Exercise details ->
Exactly the lines from the opening of the data through the line containing "Answer: 2193/11093 ≈ 0.19769" should be reproduced, please, with nothing added.

Data items

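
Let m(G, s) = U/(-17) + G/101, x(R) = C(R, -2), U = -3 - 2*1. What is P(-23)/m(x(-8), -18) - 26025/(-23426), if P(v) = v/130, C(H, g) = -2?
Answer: 12853742/27584115 ≈ 0.46598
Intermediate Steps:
U = -5 (U = -3 - 2 = -5)
x(R) = -2
m(G, s) = 5/17 + G/101 (m(G, s) = -5/(-17) + G/101 = -5*(-1/17) + G*(1/101) = 5/17 + G/101)
P(v) = v/130 (P(v) = v*(1/130) = v/130)
P(-23)/m(x(-8), -18) - 26025/(-23426) = ((1/130)*(-23))/(5/17 + (1/101)*(-2)) - 26025/(-23426) = -23/(130*(5/17 - 2/101)) - 26025*(-1/23426) = -23/(130*471/1717) + 26025/23426 = -23/130*1717/471 + 26025/23426 = -39491/61230 + 26025/23426 = 12853742/27584115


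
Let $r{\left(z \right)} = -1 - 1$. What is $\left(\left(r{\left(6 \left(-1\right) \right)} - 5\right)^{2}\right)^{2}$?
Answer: $2401$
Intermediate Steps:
$r{\left(z \right)} = -2$
$\left(\left(r{\left(6 \left(-1\right) \right)} - 5\right)^{2}\right)^{2} = \left(\left(-2 - 5\right)^{2}\right)^{2} = \left(\left(-7\right)^{2}\right)^{2} = 49^{2} = 2401$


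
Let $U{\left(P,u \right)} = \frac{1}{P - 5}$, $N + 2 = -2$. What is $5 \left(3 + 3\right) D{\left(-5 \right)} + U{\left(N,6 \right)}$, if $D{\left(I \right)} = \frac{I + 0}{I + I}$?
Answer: $\frac{134}{9} \approx 14.889$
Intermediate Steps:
$N = -4$ ($N = -2 - 2 = -4$)
$U{\left(P,u \right)} = \frac{1}{-5 + P}$
$D{\left(I \right)} = \frac{1}{2}$ ($D{\left(I \right)} = \frac{I}{2 I} = I \frac{1}{2 I} = \frac{1}{2}$)
$5 \left(3 + 3\right) D{\left(-5 \right)} + U{\left(N,6 \right)} = 5 \left(3 + 3\right) \frac{1}{2} + \frac{1}{-5 - 4} = 5 \cdot 6 \cdot \frac{1}{2} + \frac{1}{-9} = 30 \cdot \frac{1}{2} - \frac{1}{9} = 15 - \frac{1}{9} = \frac{134}{9}$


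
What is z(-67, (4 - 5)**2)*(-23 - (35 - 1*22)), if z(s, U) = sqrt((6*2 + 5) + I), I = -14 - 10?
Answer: -36*I*sqrt(7) ≈ -95.247*I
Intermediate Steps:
I = -24
z(s, U) = I*sqrt(7) (z(s, U) = sqrt((6*2 + 5) - 24) = sqrt((12 + 5) - 24) = sqrt(17 - 24) = sqrt(-7) = I*sqrt(7))
z(-67, (4 - 5)**2)*(-23 - (35 - 1*22)) = (I*sqrt(7))*(-23 - (35 - 1*22)) = (I*sqrt(7))*(-23 - (35 - 22)) = (I*sqrt(7))*(-23 - 1*13) = (I*sqrt(7))*(-23 - 13) = (I*sqrt(7))*(-36) = -36*I*sqrt(7)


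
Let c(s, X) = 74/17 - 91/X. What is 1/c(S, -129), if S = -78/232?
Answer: 2193/11093 ≈ 0.19769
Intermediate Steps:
S = -39/116 (S = -78*1/232 = -39/116 ≈ -0.33621)
c(s, X) = 74/17 - 91/X (c(s, X) = 74*(1/17) - 91/X = 74/17 - 91/X)
1/c(S, -129) = 1/(74/17 - 91/(-129)) = 1/(74/17 - 91*(-1/129)) = 1/(74/17 + 91/129) = 1/(11093/2193) = 2193/11093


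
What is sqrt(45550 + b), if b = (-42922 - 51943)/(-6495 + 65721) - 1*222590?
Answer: I*sqrt(621012203689530)/59226 ≈ 420.76*I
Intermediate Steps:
b = -13183210205/59226 (b = -94865/59226 - 222590 = -13183210205/59226 ≈ -2.2259e+5)
sqrt(45550 + b) = sqrt(45550 - 13183210205/59226) = sqrt(-10485465905/59226) = I*sqrt(621012203689530)/59226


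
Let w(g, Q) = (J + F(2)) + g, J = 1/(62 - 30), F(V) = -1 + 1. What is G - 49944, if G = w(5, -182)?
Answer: -1598047/32 ≈ -49939.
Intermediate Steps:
F(V) = 0
J = 1/32 ≈ 0.031250
w(g, Q) = 1/32 + g (w(g, Q) = (1/32 + 0) + g = 1/32 + g)
G = 161/32 (G = 1/32 + 5 = 161/32 ≈ 5.0313)
G - 49944 = 161/32 - 49944 = -1598047/32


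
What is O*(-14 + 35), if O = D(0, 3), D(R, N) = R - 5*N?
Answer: -315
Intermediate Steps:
O = -15 (O = 0 - 5*3 = 0 - 15 = -15)
O*(-14 + 35) = -15*(-14 + 35) = -15*21 = -315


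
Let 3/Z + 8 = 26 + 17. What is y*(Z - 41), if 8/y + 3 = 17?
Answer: -5728/245 ≈ -23.380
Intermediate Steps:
y = 4/7 (y = 8/(-3 + 17) = 8/14 = 8*(1/14) = 4/7 ≈ 0.57143)
Z = 3/35 (Z = 3/(-8 + (26 + 17)) = 3/(-8 + 43) = 3/35 ≈ 0.085714)
y*(Z - 41) = 4*(3/35 - 41)/7 = (4/7)*(-1432/35) = -5728/245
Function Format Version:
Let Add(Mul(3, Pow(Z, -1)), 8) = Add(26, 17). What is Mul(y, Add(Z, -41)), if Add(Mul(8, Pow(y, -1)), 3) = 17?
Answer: Rational(-5728, 245) ≈ -23.380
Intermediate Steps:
y = Rational(4, 7) (y = Mul(8, Pow(Add(-3, 17), -1)) = Mul(8, Pow(14, -1)) = Mul(8, Rational(1, 14)) = Rational(4, 7) ≈ 0.57143)
Z = Rational(3, 35) (Z = Mul(3, Pow(Add(-8, Add(26, 17)), -1)) = Mul(3, Pow(Add(-8, 43), -1)) = Mul(3, Pow(35, -1)) = Mul(3, Rational(1, 35)) = Rational(3, 35) ≈ 0.085714)
Mul(y, Add(Z, -41)) = Mul(Rational(4, 7), Add(Rational(3, 35), -41)) = Mul(Rational(4, 7), Rational(-1432, 35)) = Rational(-5728, 245)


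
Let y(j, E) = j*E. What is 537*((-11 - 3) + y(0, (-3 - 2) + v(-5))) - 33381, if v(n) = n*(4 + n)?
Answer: -40899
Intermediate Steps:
y(j, E) = E*j
537*((-11 - 3) + y(0, (-3 - 2) + v(-5))) - 33381 = 537*((-11 - 3) + ((-3 - 2) - 5*(4 - 5))*0) - 33381 = 537*(-14 + (-5 - 5*(-1))*0) - 33381 = 537*(-14 + (-5 + 5)*0) - 33381 = 537*(-14 + 0*0) - 33381 = 537*(-14 + 0) - 33381 = 537*(-14) - 33381 = -7518 - 33381 = -40899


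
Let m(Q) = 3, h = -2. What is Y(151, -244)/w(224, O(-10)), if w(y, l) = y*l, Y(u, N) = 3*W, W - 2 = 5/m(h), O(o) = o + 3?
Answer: -11/1568 ≈ -0.0070153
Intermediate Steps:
O(o) = 3 + o
W = 11/3 (W = 2 + 5/3 = 11/3 ≈ 3.6667)
Y(u, N) = 11 (Y(u, N) = 3*(11/3) = 11)
w(y, l) = l*y
Y(151, -244)/w(224, O(-10)) = 11/(((3 - 10)*224)) = 11/((-7*224)) = 11/(-1568) = 11*(-1/1568) = -11/1568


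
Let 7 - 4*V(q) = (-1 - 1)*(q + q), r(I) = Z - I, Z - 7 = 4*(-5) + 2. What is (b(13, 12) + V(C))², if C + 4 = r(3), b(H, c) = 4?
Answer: 2401/16 ≈ 150.06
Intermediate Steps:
Z = -11 (Z = 7 + (4*(-5) + 2) = 7 + (-20 + 2) = 7 - 18 = -11)
r(I) = -11 - I
C = -18 (C = -4 + (-11 - 1*3) = -4 + (-11 - 3) = -4 - 14 = -18)
V(q) = 7/4 + q (V(q) = 7/4 - (-1 - 1)*(q + q)/4 = 7/4 - (-1)*2*q/2 = 7/4 - (-1)*q = 7/4 + q)
(b(13, 12) + V(C))² = (4 + (7/4 - 18))² = (4 - 65/4)² = (-49/4)² = 2401/16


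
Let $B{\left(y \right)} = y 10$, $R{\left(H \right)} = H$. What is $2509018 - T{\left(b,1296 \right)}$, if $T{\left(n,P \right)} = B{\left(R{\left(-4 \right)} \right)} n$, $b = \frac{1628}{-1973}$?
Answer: $\frac{4950227394}{1973} \approx 2.509 \cdot 10^{6}$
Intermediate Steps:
$B{\left(y \right)} = 10 y$
$b = - \frac{1628}{1973}$ ($b = 1628 \left(- \frac{1}{1973}\right) = - \frac{1628}{1973} \approx -0.82514$)
$T{\left(n,P \right)} = - 40 n$ ($T{\left(n,P \right)} = 10 \left(-4\right) n = - 40 n$)
$2509018 - T{\left(b,1296 \right)} = 2509018 - \left(-40\right) \left(- \frac{1628}{1973}\right) = 2509018 - \frac{65120}{1973} = \frac{4950227394}{1973}$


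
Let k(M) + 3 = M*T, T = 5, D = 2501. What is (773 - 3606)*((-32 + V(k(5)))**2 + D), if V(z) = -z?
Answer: -15346361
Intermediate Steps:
k(M) = -3 + 5*M (k(M) = -3 + M*5 = -3 + 5*M)
(773 - 3606)*((-32 + V(k(5)))**2 + D) = (773 - 3606)*((-32 - (-3 + 5*5))**2 + 2501) = -2833*((-32 - (-3 + 25))**2 + 2501) = -2833*((-32 - 1*22)**2 + 2501) = -2833*((-32 - 22)**2 + 2501) = -2833*((-54)**2 + 2501) = -2833*(2916 + 2501) = -2833*5417 = -15346361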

Result for this exercise ->
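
Let m(G, s) = U/(-17) + G/101, x(R) = C(R, -2), U = -3 - 2*1. What is P(-23)/m(x(-8), -18) - 26025/(-23426), if P(v) = v/130, C(H, g) = -2?
Answer: 12853742/27584115 ≈ 0.46598
Intermediate Steps:
U = -5 (U = -3 - 2 = -5)
x(R) = -2
m(G, s) = 5/17 + G/101 (m(G, s) = -5/(-17) + G/101 = -5*(-1/17) + G*(1/101) = 5/17 + G/101)
P(v) = v/130 (P(v) = v*(1/130) = v/130)
P(-23)/m(x(-8), -18) - 26025/(-23426) = ((1/130)*(-23))/(5/17 + (1/101)*(-2)) - 26025/(-23426) = -23/(130*(5/17 - 2/101)) - 26025*(-1/23426) = -23/(130*471/1717) + 26025/23426 = -23/130*1717/471 + 26025/23426 = -39491/61230 + 26025/23426 = 12853742/27584115


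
Let $r{\left(z \right)} = -1 - 1$. What is $\left(\left(r{\left(6 \left(-1\right) \right)} - 5\right)^{2}\right)^{2}$?
Answer: $2401$
Intermediate Steps:
$r{\left(z \right)} = -2$
$\left(\left(r{\left(6 \left(-1\right) \right)} - 5\right)^{2}\right)^{2} = \left(\left(-2 - 5\right)^{2}\right)^{2} = \left(\left(-7\right)^{2}\right)^{2} = 49^{2} = 2401$


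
Let $U{\left(P,u \right)} = \frac{1}{P - 5}$, $N + 2 = -2$. What is $5 \left(3 + 3\right) D{\left(-5 \right)} + U{\left(N,6 \right)}$, if $D{\left(I \right)} = \frac{I + 0}{I + I}$?
Answer: $\frac{134}{9} \approx 14.889$
Intermediate Steps:
$N = -4$ ($N = -2 - 2 = -4$)
$U{\left(P,u \right)} = \frac{1}{-5 + P}$
$D{\left(I \right)} = \frac{1}{2}$ ($D{\left(I \right)} = \frac{I}{2 I} = I \frac{1}{2 I} = \frac{1}{2}$)
$5 \left(3 + 3\right) D{\left(-5 \right)} + U{\left(N,6 \right)} = 5 \left(3 + 3\right) \frac{1}{2} + \frac{1}{-5 - 4} = 5 \cdot 6 \cdot \frac{1}{2} + \frac{1}{-9} = 30 \cdot \frac{1}{2} - \frac{1}{9} = 15 - \frac{1}{9} = \frac{134}{9}$


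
What is z(-67, (4 - 5)**2)*(-23 - (35 - 1*22)), if z(s, U) = sqrt((6*2 + 5) + I), I = -14 - 10?
Answer: -36*I*sqrt(7) ≈ -95.247*I
Intermediate Steps:
I = -24
z(s, U) = I*sqrt(7) (z(s, U) = sqrt((6*2 + 5) - 24) = sqrt((12 + 5) - 24) = sqrt(17 - 24) = sqrt(-7) = I*sqrt(7))
z(-67, (4 - 5)**2)*(-23 - (35 - 1*22)) = (I*sqrt(7))*(-23 - (35 - 1*22)) = (I*sqrt(7))*(-23 - (35 - 22)) = (I*sqrt(7))*(-23 - 1*13) = (I*sqrt(7))*(-23 - 13) = (I*sqrt(7))*(-36) = -36*I*sqrt(7)


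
Let c(s, X) = 74/17 - 91/X. What is 1/c(S, -129), if S = -78/232?
Answer: 2193/11093 ≈ 0.19769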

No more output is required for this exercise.